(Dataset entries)

┄┄┄┄┄┄

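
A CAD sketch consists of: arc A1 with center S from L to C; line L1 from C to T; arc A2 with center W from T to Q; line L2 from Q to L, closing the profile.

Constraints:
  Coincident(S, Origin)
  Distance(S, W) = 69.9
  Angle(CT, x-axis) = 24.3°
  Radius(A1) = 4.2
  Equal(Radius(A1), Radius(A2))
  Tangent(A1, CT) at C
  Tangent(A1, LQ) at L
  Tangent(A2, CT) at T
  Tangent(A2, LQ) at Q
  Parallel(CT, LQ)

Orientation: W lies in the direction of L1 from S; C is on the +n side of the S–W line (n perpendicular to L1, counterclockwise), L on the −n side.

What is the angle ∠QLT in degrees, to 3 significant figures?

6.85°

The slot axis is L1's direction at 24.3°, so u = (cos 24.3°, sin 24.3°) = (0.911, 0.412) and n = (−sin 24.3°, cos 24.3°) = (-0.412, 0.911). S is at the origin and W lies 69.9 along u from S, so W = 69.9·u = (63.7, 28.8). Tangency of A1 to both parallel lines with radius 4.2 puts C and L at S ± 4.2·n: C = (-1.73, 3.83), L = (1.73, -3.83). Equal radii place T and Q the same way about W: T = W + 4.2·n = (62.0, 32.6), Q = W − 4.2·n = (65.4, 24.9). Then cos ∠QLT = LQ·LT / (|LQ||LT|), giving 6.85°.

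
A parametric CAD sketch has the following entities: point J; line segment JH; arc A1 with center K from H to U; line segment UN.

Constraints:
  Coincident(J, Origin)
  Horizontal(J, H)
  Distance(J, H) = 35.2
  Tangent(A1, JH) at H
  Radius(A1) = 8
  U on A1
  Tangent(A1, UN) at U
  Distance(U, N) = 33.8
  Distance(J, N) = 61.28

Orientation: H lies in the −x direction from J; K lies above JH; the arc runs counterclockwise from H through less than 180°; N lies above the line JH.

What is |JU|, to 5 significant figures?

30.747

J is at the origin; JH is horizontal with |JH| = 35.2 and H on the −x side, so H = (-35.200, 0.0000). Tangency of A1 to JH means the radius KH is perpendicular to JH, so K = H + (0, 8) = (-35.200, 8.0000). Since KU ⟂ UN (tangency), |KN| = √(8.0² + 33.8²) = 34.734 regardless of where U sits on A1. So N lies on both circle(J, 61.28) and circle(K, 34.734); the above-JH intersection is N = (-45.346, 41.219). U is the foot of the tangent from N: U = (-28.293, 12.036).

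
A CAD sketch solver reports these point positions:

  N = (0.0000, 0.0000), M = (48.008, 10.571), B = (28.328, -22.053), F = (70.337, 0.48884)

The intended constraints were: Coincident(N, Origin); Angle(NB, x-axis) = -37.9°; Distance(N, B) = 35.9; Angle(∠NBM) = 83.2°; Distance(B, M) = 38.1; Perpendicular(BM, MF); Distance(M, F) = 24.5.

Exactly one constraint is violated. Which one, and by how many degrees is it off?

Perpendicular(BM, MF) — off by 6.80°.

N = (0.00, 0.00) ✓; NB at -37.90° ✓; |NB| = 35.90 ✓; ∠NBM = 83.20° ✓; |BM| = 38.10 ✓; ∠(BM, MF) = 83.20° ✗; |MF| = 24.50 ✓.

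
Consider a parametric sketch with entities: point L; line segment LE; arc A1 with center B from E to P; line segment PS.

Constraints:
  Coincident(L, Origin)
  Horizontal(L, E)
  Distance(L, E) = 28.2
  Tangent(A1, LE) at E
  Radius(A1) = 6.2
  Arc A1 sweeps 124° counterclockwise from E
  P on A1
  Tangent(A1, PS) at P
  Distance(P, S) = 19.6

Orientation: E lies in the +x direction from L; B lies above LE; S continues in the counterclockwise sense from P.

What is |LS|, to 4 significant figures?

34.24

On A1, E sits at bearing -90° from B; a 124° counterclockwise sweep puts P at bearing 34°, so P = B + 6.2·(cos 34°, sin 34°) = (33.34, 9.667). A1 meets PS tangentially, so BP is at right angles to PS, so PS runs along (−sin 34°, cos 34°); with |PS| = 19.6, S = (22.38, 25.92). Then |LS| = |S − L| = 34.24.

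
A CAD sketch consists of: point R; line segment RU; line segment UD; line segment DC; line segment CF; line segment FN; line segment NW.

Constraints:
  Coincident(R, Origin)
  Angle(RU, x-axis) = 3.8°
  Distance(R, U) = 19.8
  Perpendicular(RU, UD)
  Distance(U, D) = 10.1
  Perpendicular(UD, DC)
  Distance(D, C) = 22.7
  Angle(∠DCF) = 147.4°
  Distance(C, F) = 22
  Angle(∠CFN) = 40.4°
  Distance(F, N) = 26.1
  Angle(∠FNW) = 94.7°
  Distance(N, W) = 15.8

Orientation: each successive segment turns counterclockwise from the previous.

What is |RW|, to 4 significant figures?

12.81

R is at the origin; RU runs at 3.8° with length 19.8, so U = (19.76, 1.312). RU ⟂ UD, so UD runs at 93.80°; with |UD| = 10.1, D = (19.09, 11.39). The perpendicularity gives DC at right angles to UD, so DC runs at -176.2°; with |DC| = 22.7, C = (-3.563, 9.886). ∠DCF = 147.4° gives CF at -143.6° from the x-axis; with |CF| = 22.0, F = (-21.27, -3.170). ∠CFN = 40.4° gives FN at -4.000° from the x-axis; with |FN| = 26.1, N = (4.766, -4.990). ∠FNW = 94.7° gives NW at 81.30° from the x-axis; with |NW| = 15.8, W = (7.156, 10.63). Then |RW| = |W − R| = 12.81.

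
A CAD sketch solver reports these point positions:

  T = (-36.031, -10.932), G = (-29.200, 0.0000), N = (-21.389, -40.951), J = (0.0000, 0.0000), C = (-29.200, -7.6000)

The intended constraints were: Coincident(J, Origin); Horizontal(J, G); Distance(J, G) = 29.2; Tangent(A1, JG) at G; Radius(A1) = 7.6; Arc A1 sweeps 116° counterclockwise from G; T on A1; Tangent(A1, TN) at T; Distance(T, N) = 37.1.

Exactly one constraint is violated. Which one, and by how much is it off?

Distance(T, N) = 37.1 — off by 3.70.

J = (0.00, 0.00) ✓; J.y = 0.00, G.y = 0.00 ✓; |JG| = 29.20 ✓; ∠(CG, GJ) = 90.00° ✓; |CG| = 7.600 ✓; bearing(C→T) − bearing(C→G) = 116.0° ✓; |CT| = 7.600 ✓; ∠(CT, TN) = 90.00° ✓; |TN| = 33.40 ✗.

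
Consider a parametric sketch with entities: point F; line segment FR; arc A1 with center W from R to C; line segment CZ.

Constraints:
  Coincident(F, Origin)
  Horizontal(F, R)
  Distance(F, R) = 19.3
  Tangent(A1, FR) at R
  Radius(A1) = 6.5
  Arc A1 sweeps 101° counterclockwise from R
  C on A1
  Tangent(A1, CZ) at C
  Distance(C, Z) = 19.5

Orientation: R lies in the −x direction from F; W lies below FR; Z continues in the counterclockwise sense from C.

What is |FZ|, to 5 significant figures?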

┄┄┄┄┄┄

What to work on =
From the line containing "Exactly one constraint is violated. Which one, and by how much" to the last line of the data above, copy each line exactly and add nothing.

Written solution =
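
Exactly one constraint is violated. Which one, and by how much is it off?

Distance(T, N) = 37.1 — off by 3.70.

J = (0.00, 0.00) ✓; J.y = 0.00, G.y = 0.00 ✓; |JG| = 29.20 ✓; ∠(CG, GJ) = 90.00° ✓; |CG| = 7.600 ✓; bearing(C→T) − bearing(C→G) = 116.0° ✓; |CT| = 7.600 ✓; ∠(CT, TN) = 90.00° ✓; |TN| = 33.40 ✗.

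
Consider a parametric sketch with entities: point F; line segment FR; arc A1 with center W from R to C; line segment CZ.

Constraints:
  Coincident(F, Origin)
  Horizontal(F, R)
  Distance(F, R) = 19.3
  Tangent(A1, FR) at R
  Radius(A1) = 6.5
  Arc A1 sweeps 101° counterclockwise from R
  C on A1
  Tangent(A1, CZ) at C
  Distance(C, Z) = 19.5

Orientation: R lies in the −x direction from F; W lies below FR; Z continues in the counterclockwise sense from C.

What is |FZ|, to 5 significant figures?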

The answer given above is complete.